Given information below:

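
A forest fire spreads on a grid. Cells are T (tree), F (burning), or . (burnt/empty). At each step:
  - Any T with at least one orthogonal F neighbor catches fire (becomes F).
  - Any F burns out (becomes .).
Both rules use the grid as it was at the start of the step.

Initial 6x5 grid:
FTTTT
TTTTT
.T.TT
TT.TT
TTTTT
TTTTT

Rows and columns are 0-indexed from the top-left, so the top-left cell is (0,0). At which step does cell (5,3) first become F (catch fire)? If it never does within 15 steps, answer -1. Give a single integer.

Step 1: cell (5,3)='T' (+2 fires, +1 burnt)
Step 2: cell (5,3)='T' (+2 fires, +2 burnt)
Step 3: cell (5,3)='T' (+3 fires, +2 burnt)
Step 4: cell (5,3)='T' (+3 fires, +3 burnt)
Step 5: cell (5,3)='T' (+4 fires, +3 burnt)
Step 6: cell (5,3)='T' (+5 fires, +4 burnt)
Step 7: cell (5,3)='T' (+4 fires, +5 burnt)
Step 8: cell (5,3)='F' (+2 fires, +4 burnt)
  -> target ignites at step 8
Step 9: cell (5,3)='.' (+1 fires, +2 burnt)
Step 10: cell (5,3)='.' (+0 fires, +1 burnt)
  fire out at step 10

8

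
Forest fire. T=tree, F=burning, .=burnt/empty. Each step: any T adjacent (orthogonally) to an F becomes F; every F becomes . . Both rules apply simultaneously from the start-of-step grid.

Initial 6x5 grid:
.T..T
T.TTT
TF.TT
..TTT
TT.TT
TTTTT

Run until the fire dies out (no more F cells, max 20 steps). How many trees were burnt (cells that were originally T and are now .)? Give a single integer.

Answer: 2

Derivation:
Step 1: +1 fires, +1 burnt (F count now 1)
Step 2: +1 fires, +1 burnt (F count now 1)
Step 3: +0 fires, +1 burnt (F count now 0)
Fire out after step 3
Initially T: 21, now '.': 11
Total burnt (originally-T cells now '.'): 2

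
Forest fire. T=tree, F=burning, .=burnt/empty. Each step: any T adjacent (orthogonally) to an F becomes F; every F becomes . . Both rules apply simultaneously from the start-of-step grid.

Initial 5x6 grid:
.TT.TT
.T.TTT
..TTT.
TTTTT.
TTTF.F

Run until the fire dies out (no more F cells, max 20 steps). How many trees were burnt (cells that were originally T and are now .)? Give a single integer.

Answer: 16

Derivation:
Step 1: +2 fires, +2 burnt (F count now 2)
Step 2: +4 fires, +2 burnt (F count now 4)
Step 3: +5 fires, +4 burnt (F count now 5)
Step 4: +2 fires, +5 burnt (F count now 2)
Step 5: +2 fires, +2 burnt (F count now 2)
Step 6: +1 fires, +2 burnt (F count now 1)
Step 7: +0 fires, +1 burnt (F count now 0)
Fire out after step 7
Initially T: 19, now '.': 27
Total burnt (originally-T cells now '.'): 16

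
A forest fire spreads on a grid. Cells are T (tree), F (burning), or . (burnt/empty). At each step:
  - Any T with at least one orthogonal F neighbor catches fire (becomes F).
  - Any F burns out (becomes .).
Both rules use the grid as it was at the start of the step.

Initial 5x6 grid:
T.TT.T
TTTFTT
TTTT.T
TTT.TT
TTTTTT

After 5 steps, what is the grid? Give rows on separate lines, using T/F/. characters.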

End of Given information.

▸ What is needed:
Go through the data and retype all of it exactly.

▸ The answer:
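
A forest fire spreads on a grid. Cells are T (tree), F (burning), or . (burnt/empty). At each step:
  - Any T with at least one orthogonal F neighbor catches fire (becomes F).
  - Any F burns out (becomes .).
Both rules use the grid as it was at the start of the step.

Initial 6x5 grid:
FTTTT
TTTTT
.T.TT
TT.TT
TTTTT
TTTTT

Rows and columns are 0-indexed from the top-left, so the top-left cell is (0,0). At which step does cell (5,3) first become F (catch fire)? If it never does within 15 steps, answer -1. Give a single integer.

Step 1: cell (5,3)='T' (+2 fires, +1 burnt)
Step 2: cell (5,3)='T' (+2 fires, +2 burnt)
Step 3: cell (5,3)='T' (+3 fires, +2 burnt)
Step 4: cell (5,3)='T' (+3 fires, +3 burnt)
Step 5: cell (5,3)='T' (+4 fires, +3 burnt)
Step 6: cell (5,3)='T' (+5 fires, +4 burnt)
Step 7: cell (5,3)='T' (+4 fires, +5 burnt)
Step 8: cell (5,3)='F' (+2 fires, +4 burnt)
  -> target ignites at step 8
Step 9: cell (5,3)='.' (+1 fires, +2 burnt)
Step 10: cell (5,3)='.' (+0 fires, +1 burnt)
  fire out at step 10

8

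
Forest fire. T=tree, F=burning, .=burnt/empty. Each step: any T adjacent (orthogonally) to an F becomes F; every F becomes . . Both rules apply simultaneously from the start-of-step grid.

Initial 6x5 grid:
.T..T
T.TTT
TF.TT
..TTT
TT.TT
TTTTT

Run until the fire dies out (no more F cells, max 20 steps). How many trees were burnt (cells that were originally T and are now .)? Give a single integer.

Answer: 2

Derivation:
Step 1: +1 fires, +1 burnt (F count now 1)
Step 2: +1 fires, +1 burnt (F count now 1)
Step 3: +0 fires, +1 burnt (F count now 0)
Fire out after step 3
Initially T: 21, now '.': 11
Total burnt (originally-T cells now '.'): 2

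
Forest fire. T=tree, F=burning, .=burnt/empty. Each step: any T adjacent (orthogonally) to an F becomes F; every F becomes . . Both rules apply simultaneously from the start-of-step grid.

Initial 5x6 grid:
.TT.TT
.T.TTT
..TTT.
TTTTT.
TTTF.F

Run until the fire dies out (no more F cells, max 20 steps). How many trees were burnt (cells that were originally T and are now .)? Give a single integer.

Answer: 16

Derivation:
Step 1: +2 fires, +2 burnt (F count now 2)
Step 2: +4 fires, +2 burnt (F count now 4)
Step 3: +5 fires, +4 burnt (F count now 5)
Step 4: +2 fires, +5 burnt (F count now 2)
Step 5: +2 fires, +2 burnt (F count now 2)
Step 6: +1 fires, +2 burnt (F count now 1)
Step 7: +0 fires, +1 burnt (F count now 0)
Fire out after step 7
Initially T: 19, now '.': 27
Total burnt (originally-T cells now '.'): 16

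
A forest fire spreads on a grid. Cells are T (tree), F (burning), or . (burnt/empty). At each step:
  - Any T with at least one orthogonal F neighbor catches fire (becomes F).
  - Any F burns out (becomes .).
Both rules use the grid as it was at the start of the step.

Initial 5x6 grid:
T.TT.T
TTTFTT
TTTT.T
TTT.TT
TTTTTT

After 5 steps, what is the grid? Give rows on separate lines, using T/F/. characters.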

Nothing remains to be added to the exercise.